▶ [Task goal] The answer is every record that follows, printed exactly.

—————

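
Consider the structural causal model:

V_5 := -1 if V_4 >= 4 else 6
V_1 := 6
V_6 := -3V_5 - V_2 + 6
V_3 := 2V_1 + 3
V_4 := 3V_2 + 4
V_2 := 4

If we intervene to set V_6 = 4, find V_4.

16

do(V_6=4) replaces the equation V_6 := -3V_5 - V_2 + 6 with the constant V_6 = 4.
No directed path runs from V_6 to V_4, so V_4 keeps its natural value.
V_4 = 3V_2 + 4  [with V_2=4]  = 16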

—————

▶ [Exercise solution]
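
Consider the structural causal model:

V_5 := -1 if V_4 >= 4 else 6
V_1 := 6
V_6 := -3V_5 - V_2 + 6
V_3 := 2V_1 + 3
V_4 := 3V_2 + 4
V_2 := 4

If we intervene to set V_6 = 4, find V_4.

16

do(V_6=4) replaces the equation V_6 := -3V_5 - V_2 + 6 with the constant V_6 = 4.
No directed path runs from V_6 to V_4, so V_4 keeps its natural value.
V_4 = 3V_2 + 4  [with V_2=4]  = 16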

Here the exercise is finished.